▸ What to work on: Reproduce the listing below verbatim.

▸ Available data:
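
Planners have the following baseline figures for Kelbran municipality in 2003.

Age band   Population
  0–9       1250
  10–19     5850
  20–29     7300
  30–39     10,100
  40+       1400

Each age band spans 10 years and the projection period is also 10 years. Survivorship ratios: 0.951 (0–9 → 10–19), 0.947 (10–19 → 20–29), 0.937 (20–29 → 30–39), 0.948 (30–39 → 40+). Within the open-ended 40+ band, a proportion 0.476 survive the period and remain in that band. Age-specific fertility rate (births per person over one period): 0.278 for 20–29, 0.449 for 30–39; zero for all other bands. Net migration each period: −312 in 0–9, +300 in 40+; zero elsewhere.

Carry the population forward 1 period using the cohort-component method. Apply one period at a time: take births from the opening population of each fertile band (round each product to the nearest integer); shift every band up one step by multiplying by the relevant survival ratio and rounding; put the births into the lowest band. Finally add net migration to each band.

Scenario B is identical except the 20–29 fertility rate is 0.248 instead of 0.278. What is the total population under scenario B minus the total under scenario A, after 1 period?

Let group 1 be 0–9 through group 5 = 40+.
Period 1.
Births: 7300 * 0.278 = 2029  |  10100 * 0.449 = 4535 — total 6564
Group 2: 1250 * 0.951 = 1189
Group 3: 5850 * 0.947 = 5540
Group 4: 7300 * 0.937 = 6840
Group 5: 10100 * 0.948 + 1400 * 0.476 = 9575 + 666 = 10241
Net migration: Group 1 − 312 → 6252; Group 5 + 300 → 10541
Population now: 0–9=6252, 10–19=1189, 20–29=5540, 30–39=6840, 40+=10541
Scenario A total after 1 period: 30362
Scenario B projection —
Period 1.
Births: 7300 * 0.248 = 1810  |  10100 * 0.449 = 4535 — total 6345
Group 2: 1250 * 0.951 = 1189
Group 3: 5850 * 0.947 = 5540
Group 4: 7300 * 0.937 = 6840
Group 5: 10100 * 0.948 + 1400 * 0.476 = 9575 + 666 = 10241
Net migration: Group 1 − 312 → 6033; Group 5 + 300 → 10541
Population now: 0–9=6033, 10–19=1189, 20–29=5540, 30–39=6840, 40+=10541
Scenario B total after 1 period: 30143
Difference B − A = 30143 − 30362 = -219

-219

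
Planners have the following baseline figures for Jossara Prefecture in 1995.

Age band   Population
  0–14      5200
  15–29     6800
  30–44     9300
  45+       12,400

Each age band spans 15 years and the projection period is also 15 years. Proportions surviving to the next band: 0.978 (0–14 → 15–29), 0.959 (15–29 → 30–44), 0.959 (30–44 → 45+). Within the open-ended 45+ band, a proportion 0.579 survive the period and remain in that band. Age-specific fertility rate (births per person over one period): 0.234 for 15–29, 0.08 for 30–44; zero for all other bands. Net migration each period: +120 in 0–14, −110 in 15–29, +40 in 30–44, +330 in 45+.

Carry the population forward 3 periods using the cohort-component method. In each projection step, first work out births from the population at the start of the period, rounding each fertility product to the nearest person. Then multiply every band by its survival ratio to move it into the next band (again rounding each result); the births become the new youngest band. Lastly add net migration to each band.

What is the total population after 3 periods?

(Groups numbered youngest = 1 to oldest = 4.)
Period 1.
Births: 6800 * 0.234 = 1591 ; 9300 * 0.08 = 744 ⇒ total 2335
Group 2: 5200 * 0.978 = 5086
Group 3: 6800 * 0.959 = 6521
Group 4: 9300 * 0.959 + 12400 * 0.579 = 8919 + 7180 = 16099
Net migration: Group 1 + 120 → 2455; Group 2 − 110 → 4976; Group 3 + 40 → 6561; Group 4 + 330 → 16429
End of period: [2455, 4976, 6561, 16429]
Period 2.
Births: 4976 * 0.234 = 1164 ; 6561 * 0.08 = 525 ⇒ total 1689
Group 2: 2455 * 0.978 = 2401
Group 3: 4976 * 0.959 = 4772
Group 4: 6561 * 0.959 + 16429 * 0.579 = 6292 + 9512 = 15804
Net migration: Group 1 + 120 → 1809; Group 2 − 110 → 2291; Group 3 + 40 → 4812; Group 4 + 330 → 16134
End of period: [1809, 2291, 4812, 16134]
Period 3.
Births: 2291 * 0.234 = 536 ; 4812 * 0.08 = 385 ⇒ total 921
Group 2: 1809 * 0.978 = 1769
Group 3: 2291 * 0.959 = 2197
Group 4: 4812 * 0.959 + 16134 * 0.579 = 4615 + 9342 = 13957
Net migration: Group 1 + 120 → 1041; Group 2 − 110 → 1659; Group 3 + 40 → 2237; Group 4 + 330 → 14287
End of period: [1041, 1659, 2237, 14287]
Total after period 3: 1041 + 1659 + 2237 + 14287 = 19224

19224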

▸ Result:
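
Planners have the following baseline figures for Kelbran municipality in 2003.

Age band   Population
  0–9       1250
  10–19     5850
  20–29     7300
  30–39     10,100
  40+       1400

Each age band spans 10 years and the projection period is also 10 years. Survivorship ratios: 0.951 (0–9 → 10–19), 0.947 (10–19 → 20–29), 0.937 (20–29 → 30–39), 0.948 (30–39 → 40+). Within the open-ended 40+ band, a proportion 0.476 survive the period and remain in that band. Age-specific fertility rate (births per person over one period): 0.278 for 20–29, 0.449 for 30–39; zero for all other bands. Net migration each period: −312 in 0–9, +300 in 40+; zero elsewhere.

Carry the population forward 1 period using the cohort-component method. Apply one period at a time: take births from the opening population of each fertile band (round each product to the nearest integer); shift every band up one step by multiplying by the relevant survival ratio and rounding; put the births into the lowest band. Finally add net migration to each band.

Scenario B is identical except the 20–29 fertility rate is 0.248 instead of 0.278. What is the total population under scenario B minus the total under scenario A, after 1 period?

Let group 1 be 0–9 through group 5 = 40+.
Period 1.
Births: 7300 * 0.278 = 2029  |  10100 * 0.449 = 4535 — total 6564
Group 2: 1250 * 0.951 = 1189
Group 3: 5850 * 0.947 = 5540
Group 4: 7300 * 0.937 = 6840
Group 5: 10100 * 0.948 + 1400 * 0.476 = 9575 + 666 = 10241
Net migration: Group 1 − 312 → 6252; Group 5 + 300 → 10541
Population now: 0–9=6252, 10–19=1189, 20–29=5540, 30–39=6840, 40+=10541
Scenario A total after 1 period: 30362
Scenario B projection —
Period 1.
Births: 7300 * 0.248 = 1810  |  10100 * 0.449 = 4535 — total 6345
Group 2: 1250 * 0.951 = 1189
Group 3: 5850 * 0.947 = 5540
Group 4: 7300 * 0.937 = 6840
Group 5: 10100 * 0.948 + 1400 * 0.476 = 9575 + 666 = 10241
Net migration: Group 1 − 312 → 6033; Group 5 + 300 → 10541
Population now: 0–9=6033, 10–19=1189, 20–29=5540, 30–39=6840, 40+=10541
Scenario B total after 1 period: 30143
Difference B − A = 30143 − 30362 = -219

-219

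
Planners have the following baseline figures for Jossara Prefecture in 1995.

Age band   Population
  0–14      5200
  15–29     6800
  30–44     9300
  45+       12,400

Each age band spans 15 years and the projection period is also 15 years. Proportions surviving to the next band: 0.978 (0–14 → 15–29), 0.959 (15–29 → 30–44), 0.959 (30–44 → 45+). Within the open-ended 45+ band, a proportion 0.579 survive the period and remain in that band. Age-specific fertility rate (births per person over one period): 0.234 for 15–29, 0.08 for 30–44; zero for all other bands. Net migration each period: +120 in 0–14, −110 in 15–29, +40 in 30–44, +330 in 45+.

Carry the population forward 3 periods using the cohort-component method. In each projection step, first work out births from the population at the start of the period, rounding each fertility product to the nearest person. Then multiply every band by its survival ratio to move it into the next band (again rounding each result); the births become the new youngest band. Lastly add net migration to each band.

What is the total population after 3 periods?

(Groups numbered youngest = 1 to oldest = 4.)
Period 1.
Births: 6800 * 0.234 = 1591 ; 9300 * 0.08 = 744 ⇒ total 2335
Group 2: 5200 * 0.978 = 5086
Group 3: 6800 * 0.959 = 6521
Group 4: 9300 * 0.959 + 12400 * 0.579 = 8919 + 7180 = 16099
Net migration: Group 1 + 120 → 2455; Group 2 − 110 → 4976; Group 3 + 40 → 6561; Group 4 + 330 → 16429
End of period: [2455, 4976, 6561, 16429]
Period 2.
Births: 4976 * 0.234 = 1164 ; 6561 * 0.08 = 525 ⇒ total 1689
Group 2: 2455 * 0.978 = 2401
Group 3: 4976 * 0.959 = 4772
Group 4: 6561 * 0.959 + 16429 * 0.579 = 6292 + 9512 = 15804
Net migration: Group 1 + 120 → 1809; Group 2 − 110 → 2291; Group 3 + 40 → 4812; Group 4 + 330 → 16134
End of period: [1809, 2291, 4812, 16134]
Period 3.
Births: 2291 * 0.234 = 536 ; 4812 * 0.08 = 385 ⇒ total 921
Group 2: 1809 * 0.978 = 1769
Group 3: 2291 * 0.959 = 2197
Group 4: 4812 * 0.959 + 16134 * 0.579 = 4615 + 9342 = 13957
Net migration: Group 1 + 120 → 1041; Group 2 − 110 → 1659; Group 3 + 40 → 2237; Group 4 + 330 → 14287
End of period: [1041, 1659, 2237, 14287]
Total after period 3: 1041 + 1659 + 2237 + 14287 = 19224

19224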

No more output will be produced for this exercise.